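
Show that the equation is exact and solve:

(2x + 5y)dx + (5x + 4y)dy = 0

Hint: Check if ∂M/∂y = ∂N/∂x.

Verify exactness: ∂M/∂y = ∂N/∂x ✓
Find F(x,y) such that ∂F/∂x = M, ∂F/∂y = N
Solution: x² + 5xy + 2y² = C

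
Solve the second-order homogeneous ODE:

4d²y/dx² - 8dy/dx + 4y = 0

Characteristic equation: 4r² - 8r + 4 = 0
Divide by 4: r² - 2r + 1 = 0
Factored: (r - 1)² = 0
Repeated root: r = 1
General solution: y = (C₁ + C₂x)e^x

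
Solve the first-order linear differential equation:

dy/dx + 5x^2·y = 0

Using integrating factor method:

General solution: y = Ce^(-5x^3/3)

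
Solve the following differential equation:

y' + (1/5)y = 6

Using integrating factor method:

General solution: y = 30 + Ce^(-x/5)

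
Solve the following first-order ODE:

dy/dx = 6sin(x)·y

Separating variables and integrating:
ln|y| = -6cos(x) + C

General solution: y = Ce^(-6cos(x))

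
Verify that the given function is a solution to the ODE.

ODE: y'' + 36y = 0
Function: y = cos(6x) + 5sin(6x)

Verification:
y'' = -36cos(6x) - 180sin(6x)
y'' + 36y = 0 ✓

Yes, it is a solution.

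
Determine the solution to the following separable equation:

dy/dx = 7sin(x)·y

Separating variables and integrating:
ln|y| = -7cos(x) + C

General solution: y = Ce^(-7cos(x))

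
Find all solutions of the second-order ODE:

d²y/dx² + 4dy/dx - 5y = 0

Characteristic equation: r² + 4r - 5 = 0
Roots: r = 1, -5 (distinct real)
General solution: y = C₁e^x + C₂e^(-5x)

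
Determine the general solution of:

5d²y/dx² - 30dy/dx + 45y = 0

Characteristic equation: 5r² - 30r + 45 = 0
Divide by 5: r² - 6r + 9 = 0
Factored: (r - 3)² = 0
Repeated root: r = 3
General solution: y = (C₁ + C₂x)e^(3x)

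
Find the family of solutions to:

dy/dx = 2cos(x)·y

Separating variables and integrating:
ln|y| = 2sin(x) + C

General solution: y = Ce^(2sin(x))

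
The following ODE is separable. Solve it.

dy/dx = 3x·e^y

Separating variables and integrating:
-e^(-y) = 3x²/2 + C

General solution: y = -ln(C - 3x²/2)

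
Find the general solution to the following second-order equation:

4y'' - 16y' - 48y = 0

Characteristic equation: 4r² - 16r - 48 = 0
Divide by 4: r² - 4r - 12 = 0
Roots: r = 6, -2 (distinct real)
General solution: y = C₁e^(6x) + C₂e^(-2x)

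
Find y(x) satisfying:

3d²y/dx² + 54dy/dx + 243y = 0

Characteristic equation: 3r² + 54r + 243 = 0
Divide by 3: r² + 18r + 81 = 0
Factored: (r + 9)² = 0
Repeated root: r = -9
General solution: y = (C₁ + C₂x)e^(-9x)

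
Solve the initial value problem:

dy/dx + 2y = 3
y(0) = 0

General solution: y = 3/2 + Ce^(-2x)
Applying y(0) = 0: C = 0 - 3/2 = -3/2
Particular solution: y = 3/2 - (3/2)e^(-2x)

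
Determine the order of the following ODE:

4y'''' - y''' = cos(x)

The order is 4 (highest derivative is of order 4).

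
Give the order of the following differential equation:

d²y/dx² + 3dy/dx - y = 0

The order is 2 (highest derivative is of order 2).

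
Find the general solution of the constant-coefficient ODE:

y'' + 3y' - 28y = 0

Characteristic equation: r² + 3r - 28 = 0
Roots: r = 4, -7 (distinct real)
General solution: y = C₁e^(4x) + C₂e^(-7x)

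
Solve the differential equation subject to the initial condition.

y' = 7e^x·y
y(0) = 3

General solution: y = Ce^(7e^x)
Applying IC y(0) = 3:
Particular solution: y = 3e^(7(e^x - 1))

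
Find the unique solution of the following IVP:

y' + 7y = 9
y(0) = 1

General solution: y = 9/7 + Ce^(-7x)
Applying y(0) = 1: C = 1 - 9/7 = -2/7
Particular solution: y = 9/7 - (2/7)e^(-7x)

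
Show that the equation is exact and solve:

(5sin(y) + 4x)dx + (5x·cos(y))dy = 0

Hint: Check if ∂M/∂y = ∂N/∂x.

Verify exactness: ∂M/∂y = ∂N/∂x ✓
Find F(x,y) such that ∂F/∂x = M, ∂F/∂y = N
Solution: 5x·sin(y) + 2x² = C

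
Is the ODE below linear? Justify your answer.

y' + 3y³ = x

No. Nonlinear (y³ term)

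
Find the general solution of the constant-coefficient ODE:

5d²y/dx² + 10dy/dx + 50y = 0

Characteristic equation: 5r² + 10r + 50 = 0
Divide by 5: r² + 2r + 10 = 0
Roots: r = -1 ± 3i (complex conjugates)
General solution: y = e^(-x)(C₁cos(3x) + C₂sin(3x))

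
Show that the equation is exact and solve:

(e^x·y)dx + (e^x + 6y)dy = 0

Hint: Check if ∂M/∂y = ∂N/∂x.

Verify exactness: ∂M/∂y = ∂N/∂x ✓
Find F(x,y) such that ∂F/∂x = M, ∂F/∂y = N
Solution: e^x·y + 3y² = C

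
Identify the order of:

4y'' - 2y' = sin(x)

The order is 2 (highest derivative is of order 2).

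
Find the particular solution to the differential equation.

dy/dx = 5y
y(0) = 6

General solution: y = Ce^(5x)
Applying IC y(0) = 6:
Particular solution: y = 6e^(5x)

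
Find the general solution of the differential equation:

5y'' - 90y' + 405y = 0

Characteristic equation: 5r² - 90r + 405 = 0
Divide by 5: r² - 18r + 81 = 0
Factored: (r - 9)² = 0
Repeated root: r = 9
General solution: y = (C₁ + C₂x)e^(9x)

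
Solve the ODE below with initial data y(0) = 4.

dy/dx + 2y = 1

General solution: y = 1/2 + Ce^(-2x)
Applying y(0) = 4: C = 4 - 1/2 = 7/2
Particular solution: y = 1/2 + (7/2)e^(-2x)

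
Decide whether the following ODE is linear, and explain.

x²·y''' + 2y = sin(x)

Linear (y and its derivatives appear to the first power only, no products of y terms)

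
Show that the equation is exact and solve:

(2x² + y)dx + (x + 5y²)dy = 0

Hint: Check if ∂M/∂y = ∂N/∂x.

Verify exactness: ∂M/∂y = ∂N/∂x ✓
Find F(x,y) such that ∂F/∂x = M, ∂F/∂y = N
Solution: 2x³/3 + xy + 5y³/3 = C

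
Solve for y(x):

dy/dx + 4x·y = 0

Using integrating factor method:

General solution: y = Ce^(-2x^2)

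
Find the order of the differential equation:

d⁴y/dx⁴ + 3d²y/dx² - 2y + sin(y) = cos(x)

The order is 4 (highest derivative is of order 4).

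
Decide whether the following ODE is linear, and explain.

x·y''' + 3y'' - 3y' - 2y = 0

Linear (y and its derivatives appear to the first power only, no products of y terms)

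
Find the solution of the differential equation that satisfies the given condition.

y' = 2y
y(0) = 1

General solution: y = Ce^(2x)
Applying IC y(0) = 1:
Particular solution: y = e^(2x)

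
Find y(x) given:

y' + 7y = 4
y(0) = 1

General solution: y = 4/7 + Ce^(-7x)
Applying y(0) = 1: C = 1 - 4/7 = 3/7
Particular solution: y = 4/7 + (3/7)e^(-7x)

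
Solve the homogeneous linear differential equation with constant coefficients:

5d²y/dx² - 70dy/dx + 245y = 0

Characteristic equation: 5r² - 70r + 245 = 0
Divide by 5: r² - 14r + 49 = 0
Factored: (r - 7)² = 0
Repeated root: r = 7
General solution: y = (C₁ + C₂x)e^(7x)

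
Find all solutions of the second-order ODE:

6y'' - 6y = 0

Characteristic equation: 6r² - 6 = 0
Divide by 6: r² - 1 = 0
Roots: r = 1, -1 (distinct real)
General solution: y = C₁e^x + C₂e^(-x)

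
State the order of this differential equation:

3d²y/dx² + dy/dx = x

The order is 2 (highest derivative is of order 2).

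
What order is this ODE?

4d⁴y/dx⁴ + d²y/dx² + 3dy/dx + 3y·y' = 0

The order is 4 (highest derivative is of order 4).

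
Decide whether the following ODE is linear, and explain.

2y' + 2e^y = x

Nonlinear (e^y is nonlinear in y)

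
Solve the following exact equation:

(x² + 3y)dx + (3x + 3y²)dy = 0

Verify exactness: ∂M/∂y = ∂N/∂x ✓
Find F(x,y) such that ∂F/∂x = M, ∂F/∂y = N
Solution: x³/3 + 3xy + y³ = C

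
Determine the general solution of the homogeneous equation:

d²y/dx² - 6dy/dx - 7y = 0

Characteristic equation: r² - 6r - 7 = 0
Roots: r = 7, -1 (distinct real)
General solution: y = C₁e^(7x) + C₂e^(-x)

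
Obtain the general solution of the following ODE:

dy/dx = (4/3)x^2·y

Separating variables and integrating:
ln|y| = 4x^3/9 + C

General solution: y = Ce^(4x^3/9)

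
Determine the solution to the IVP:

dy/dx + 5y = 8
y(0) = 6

General solution: y = 8/5 + Ce^(-5x)
Applying y(0) = 6: C = 6 - 8/5 = 22/5
Particular solution: y = 8/5 + (22/5)e^(-5x)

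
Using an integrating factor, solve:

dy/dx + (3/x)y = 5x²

Using integrating factor method:

General solution: y = (5/6)x^3 + Cx^(-3)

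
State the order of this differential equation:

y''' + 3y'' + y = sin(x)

The order is 3 (highest derivative is of order 3).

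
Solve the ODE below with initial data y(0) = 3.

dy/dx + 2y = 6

General solution: y = 3 + Ce^(-2x)
Applying y(0) = 3: C = 3 - 3 = 0
Particular solution: y = 3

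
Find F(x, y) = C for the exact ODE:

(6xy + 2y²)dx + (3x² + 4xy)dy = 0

Verify exactness: ∂M/∂y = ∂N/∂x ✓
Find F(x,y) such that ∂F/∂x = M, ∂F/∂y = N
Solution: 3x²y + 2xy² = C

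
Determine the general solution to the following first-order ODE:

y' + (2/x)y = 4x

Using integrating factor method:

General solution: y = x^2 + Cx^(-2)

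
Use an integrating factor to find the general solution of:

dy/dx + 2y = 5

Using integrating factor method:

General solution: y = 5/2 + Ce^(-2x)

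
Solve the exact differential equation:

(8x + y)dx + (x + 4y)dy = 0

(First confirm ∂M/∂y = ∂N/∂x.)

Verify exactness: ∂M/∂y = ∂N/∂x ✓
Find F(x,y) such that ∂F/∂x = M, ∂F/∂y = N
Solution: 4x² + xy + 2y² = C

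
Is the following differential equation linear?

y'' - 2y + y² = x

No. Nonlinear (y² term)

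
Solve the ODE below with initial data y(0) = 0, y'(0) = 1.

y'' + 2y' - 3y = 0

General solution: y = C₁e^x + C₂e^(-3x)
Applying ICs: C₁ = 1/4, C₂ = -1/4
Particular solution: y = (1/4)e^x - (1/4)e^(-3x)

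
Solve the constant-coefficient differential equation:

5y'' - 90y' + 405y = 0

Characteristic equation: 5r² - 90r + 405 = 0
Divide by 5: r² - 18r + 81 = 0
Factored: (r - 9)² = 0
Repeated root: r = 9
General solution: y = (C₁ + C₂x)e^(9x)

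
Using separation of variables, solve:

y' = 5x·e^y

Separating variables and integrating:
-e^(-y) = 5x²/2 + C

General solution: y = -ln(C - 5x²/2)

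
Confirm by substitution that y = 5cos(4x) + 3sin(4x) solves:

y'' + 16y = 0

Verification:
y'' = -80cos(4x) - 48sin(4x)
y'' + 16y = 0 ✓

Yes, it is a solution.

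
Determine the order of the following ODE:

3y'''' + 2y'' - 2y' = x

The order is 4 (highest derivative is of order 4).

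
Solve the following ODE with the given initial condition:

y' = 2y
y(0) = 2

General solution: y = Ce^(2x)
Applying IC y(0) = 2:
Particular solution: y = 2e^(2x)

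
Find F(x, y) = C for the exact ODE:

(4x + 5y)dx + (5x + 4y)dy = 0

Verify exactness: ∂M/∂y = ∂N/∂x ✓
Find F(x,y) such that ∂F/∂x = M, ∂F/∂y = N
Solution: 2x² + 5xy + 2y² = C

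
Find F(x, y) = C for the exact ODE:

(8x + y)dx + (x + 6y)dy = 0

Verify exactness: ∂M/∂y = ∂N/∂x ✓
Find F(x,y) such that ∂F/∂x = M, ∂F/∂y = N
Solution: 4x² + xy + 3y² = C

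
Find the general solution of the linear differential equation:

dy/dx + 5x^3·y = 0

Using integrating factor method:

General solution: y = Ce^(-5x^4/4)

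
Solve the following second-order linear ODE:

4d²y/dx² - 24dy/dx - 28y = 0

Characteristic equation: 4r² - 24r - 28 = 0
Divide by 4: r² - 6r - 7 = 0
Roots: r = 7, -1 (distinct real)
General solution: y = C₁e^(7x) + C₂e^(-x)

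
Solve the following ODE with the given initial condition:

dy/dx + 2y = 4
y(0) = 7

General solution: y = 2 + Ce^(-2x)
Applying y(0) = 7: C = 7 - 2 = 5
Particular solution: y = 2 + 5e^(-2x)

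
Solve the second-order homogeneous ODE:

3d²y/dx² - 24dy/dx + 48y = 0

Characteristic equation: 3r² - 24r + 48 = 0
Divide by 3: r² - 8r + 16 = 0
Factored: (r - 4)² = 0
Repeated root: r = 4
General solution: y = (C₁ + C₂x)e^(4x)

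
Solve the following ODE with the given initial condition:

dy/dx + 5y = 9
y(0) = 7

General solution: y = 9/5 + Ce^(-5x)
Applying y(0) = 7: C = 7 - 9/5 = 26/5
Particular solution: y = 9/5 + (26/5)e^(-5x)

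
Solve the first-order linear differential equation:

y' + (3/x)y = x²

Using integrating factor method:

General solution: y = (1/6)x^3 + Cx^(-3)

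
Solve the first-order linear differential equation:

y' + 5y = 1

Using integrating factor method:

General solution: y = 1/5 + Ce^(-5x)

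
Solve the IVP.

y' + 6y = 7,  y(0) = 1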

*-*-*

What you will do —
Within the entries, determine the count of lines containing the string "separable" and output it alone.

Response —
2